Stored data entries
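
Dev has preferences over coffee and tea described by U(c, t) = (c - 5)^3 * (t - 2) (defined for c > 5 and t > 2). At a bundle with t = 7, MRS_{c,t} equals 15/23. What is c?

c = 28

MU_c = 3·(c−5)^2·(t−2), MU_t = (c−5)^3.
MRS = (3/1)·(t−2)/(c−5).
Substitute t = 7: MRS = 15/(c − 5). Setting this equal to 15/23 gives c − 5 = 15/(15/23) = 23, so c = 28.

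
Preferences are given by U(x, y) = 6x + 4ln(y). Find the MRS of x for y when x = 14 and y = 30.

MRS = 45

MU_x = 6, MU_y = 4/y.
MRS = 6 ÷ (4/y).
At (14, 30): MRS = 45.
That is, one extra unit of x is worth 45 units of y at the margin.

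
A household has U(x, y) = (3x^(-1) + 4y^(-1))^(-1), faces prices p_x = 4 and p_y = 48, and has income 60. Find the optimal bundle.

x* = 3, y* = 1

For CES with ρ = -1, MRS = (3/4)·(y/x)^2.
Tangency: set MRS = p_x/p_y = 4/48 = 1/12.
So (y/x)^2 = 1/9; taking the square root, y/x = 1/3, i.e. y = (1/3)·x.
Substitute into the budget 4·x + 48·y = 60: 20·x = 60, so x* = 3 and y* = (1/3)·3 = 1.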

■ PROBLEM STATEMENT: An exact transcription of the data above is required.

■ EXERCISE RESULT:
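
Dev has preferences over coffee and tea described by U(c, t) = (c - 5)^3 * (t - 2) (defined for c > 5 and t > 2). At a bundle with t = 7, MRS_{c,t} equals 15/23. What is c?

c = 28

MU_c = 3·(c−5)^2·(t−2), MU_t = (c−5)^3.
MRS = (3/1)·(t−2)/(c−5).
Substitute t = 7: MRS = 15/(c − 5). Setting this equal to 15/23 gives c − 5 = 15/(15/23) = 23, so c = 28.

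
Preferences are given by U(x, y) = 6x + 4ln(y). Find the MRS of x for y when x = 14 and y = 30.

MRS = 45

MU_x = 6, MU_y = 4/y.
MRS = 6 ÷ (4/y).
At (14, 30): MRS = 45.
That is, one extra unit of x is worth 45 units of y at the margin.

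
A household has U(x, y) = (3x^(-1) + 4y^(-1))^(-1), faces prices p_x = 4 and p_y = 48, and has income 60. Find the optimal bundle.

x* = 3, y* = 1

For CES with ρ = -1, MRS = (3/4)·(y/x)^2.
Tangency: set MRS = p_x/p_y = 4/48 = 1/12.
So (y/x)^2 = 1/9; taking the square root, y/x = 1/3, i.e. y = (1/3)·x.
Substitute into the budget 4·x + 48·y = 60: 20·x = 60, so x* = 3 and y* = (1/3)·3 = 1.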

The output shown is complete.